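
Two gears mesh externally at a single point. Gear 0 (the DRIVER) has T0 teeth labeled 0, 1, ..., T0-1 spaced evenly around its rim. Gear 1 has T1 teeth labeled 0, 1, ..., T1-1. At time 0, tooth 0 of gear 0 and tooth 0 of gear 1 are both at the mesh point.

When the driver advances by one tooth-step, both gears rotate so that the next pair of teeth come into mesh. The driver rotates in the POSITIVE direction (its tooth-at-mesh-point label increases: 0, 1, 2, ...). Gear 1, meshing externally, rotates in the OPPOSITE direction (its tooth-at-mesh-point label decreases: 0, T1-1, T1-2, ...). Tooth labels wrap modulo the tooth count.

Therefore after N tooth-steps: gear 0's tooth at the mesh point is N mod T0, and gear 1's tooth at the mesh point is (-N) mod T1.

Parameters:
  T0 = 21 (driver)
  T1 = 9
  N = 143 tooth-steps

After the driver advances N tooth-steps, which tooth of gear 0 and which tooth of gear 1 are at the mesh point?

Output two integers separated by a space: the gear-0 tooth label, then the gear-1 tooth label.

Answer: 17 1

Derivation:
Gear 0 (driver, T0=21): tooth at mesh = N mod T0
  143 = 6 * 21 + 17, so 143 mod 21 = 17
  gear 0 tooth = 17
Gear 1 (driven, T1=9): tooth at mesh = (-N) mod T1
  143 = 15 * 9 + 8, so 143 mod 9 = 8
  (-143) mod 9 = (-8) mod 9 = 9 - 8 = 1
Mesh after 143 steps: gear-0 tooth 17 meets gear-1 tooth 1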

:::::

**Task to complete:** Repeat back the material above verbatim, including every line.

**Answer:**
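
Two gears mesh externally at a single point. Gear 0 (the DRIVER) has T0 teeth labeled 0, 1, ..., T0-1 spaced evenly around its rim. Gear 1 has T1 teeth labeled 0, 1, ..., T1-1. At time 0, tooth 0 of gear 0 and tooth 0 of gear 1 are both at the mesh point.

When the driver advances by one tooth-step, both gears rotate so that the next pair of teeth come into mesh. The driver rotates in the POSITIVE direction (its tooth-at-mesh-point label increases: 0, 1, 2, ...). Gear 1, meshing externally, rotates in the OPPOSITE direction (its tooth-at-mesh-point label decreases: 0, T1-1, T1-2, ...). Tooth labels wrap modulo the tooth count.

Therefore after N tooth-steps: gear 0's tooth at the mesh point is N mod T0, and gear 1's tooth at the mesh point is (-N) mod T1.

Parameters:
  T0 = 21 (driver)
  T1 = 9
  N = 143 tooth-steps

After the driver advances N tooth-steps, which tooth of gear 0 and which tooth of gear 1 are at the mesh point?

Output two integers separated by a space: the gear-0 tooth label, then the gear-1 tooth label.

Answer: 17 1

Derivation:
Gear 0 (driver, T0=21): tooth at mesh = N mod T0
  143 = 6 * 21 + 17, so 143 mod 21 = 17
  gear 0 tooth = 17
Gear 1 (driven, T1=9): tooth at mesh = (-N) mod T1
  143 = 15 * 9 + 8, so 143 mod 9 = 8
  (-143) mod 9 = (-8) mod 9 = 9 - 8 = 1
Mesh after 143 steps: gear-0 tooth 17 meets gear-1 tooth 1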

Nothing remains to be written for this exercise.